[AVAILABLE RECORDS Boundary: Start]

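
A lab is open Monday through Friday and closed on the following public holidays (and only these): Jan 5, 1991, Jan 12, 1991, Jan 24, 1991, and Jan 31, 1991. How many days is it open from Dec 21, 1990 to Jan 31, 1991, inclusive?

Dec 21, 1990 is a Friday.
The range spans 42 days (inclusive of both endpoints).
42 = 7 × 6, so the span is exactly 6 full weeks.
Each full week contributes 5 weekdays (Mon–Fri): 6 × 5 = 30.
Holidays: Jan 5, 1991 (Sat); Jan 12, 1991 (Sat); Jan 24, 1991 (Thu); Jan 31, 1991 (Thu).
2 of the 4 holidays fall on weekdays; the rest are weekends and were already excluded.
Business days: 30 − 2 = 28.

28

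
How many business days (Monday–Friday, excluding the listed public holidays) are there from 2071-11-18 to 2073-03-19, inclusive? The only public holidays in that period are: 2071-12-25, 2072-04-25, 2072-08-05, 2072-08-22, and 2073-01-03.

343

2071-11-18 is a Wednesday.
The range spans 488 days (inclusive of both endpoints).
488 = 7 × 69 + 5, so there are 69 full weeks plus 5 extra days.
Each full week contributes 5 weekdays (Mon–Fri): 69 × 5 = 345.
The 5 extra days are Wed, Thu, Fri, Sat, Sun — 3 of them qualify.
Total: 345 + 3 = 348.
Holidays: 2071-12-25 (Fri); 2072-04-25 (Mon); 2072-08-05 (Fri); 2072-08-22 (Mon); 2073-01-03 (Tue).
All 5 holidays fall on weekdays, so subtract 5.
Business days: 348 − 5 = 343.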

[AVAILABLE RECORDS Boundary: End]

AIM OF THE TASK
The complete listing, unchanged, is the expected answer.

OUTPUT OF THE TASK
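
A lab is open Monday through Friday and closed on the following public holidays (and only these): Jan 5, 1991, Jan 12, 1991, Jan 24, 1991, and Jan 31, 1991. How many days is it open from Dec 21, 1990 to Jan 31, 1991, inclusive?

Dec 21, 1990 is a Friday.
The range spans 42 days (inclusive of both endpoints).
42 = 7 × 6, so the span is exactly 6 full weeks.
Each full week contributes 5 weekdays (Mon–Fri): 6 × 5 = 30.
Holidays: Jan 5, 1991 (Sat); Jan 12, 1991 (Sat); Jan 24, 1991 (Thu); Jan 31, 1991 (Thu).
2 of the 4 holidays fall on weekdays; the rest are weekends and were already excluded.
Business days: 30 − 2 = 28.

28

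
How many business days (Monday–Friday, excluding the listed public holidays) are there from 2071-11-18 to 2073-03-19, inclusive? The only public holidays in that period are: 2071-12-25, 2072-04-25, 2072-08-05, 2072-08-22, and 2073-01-03.

343

2071-11-18 is a Wednesday.
The range spans 488 days (inclusive of both endpoints).
488 = 7 × 69 + 5, so there are 69 full weeks plus 5 extra days.
Each full week contributes 5 weekdays (Mon–Fri): 69 × 5 = 345.
The 5 extra days are Wed, Thu, Fri, Sat, Sun — 3 of them qualify.
Total: 345 + 3 = 348.
Holidays: 2071-12-25 (Fri); 2072-04-25 (Mon); 2072-08-05 (Fri); 2072-08-22 (Mon); 2073-01-03 (Tue).
All 5 holidays fall on weekdays, so subtract 5.
Business days: 348 − 5 = 343.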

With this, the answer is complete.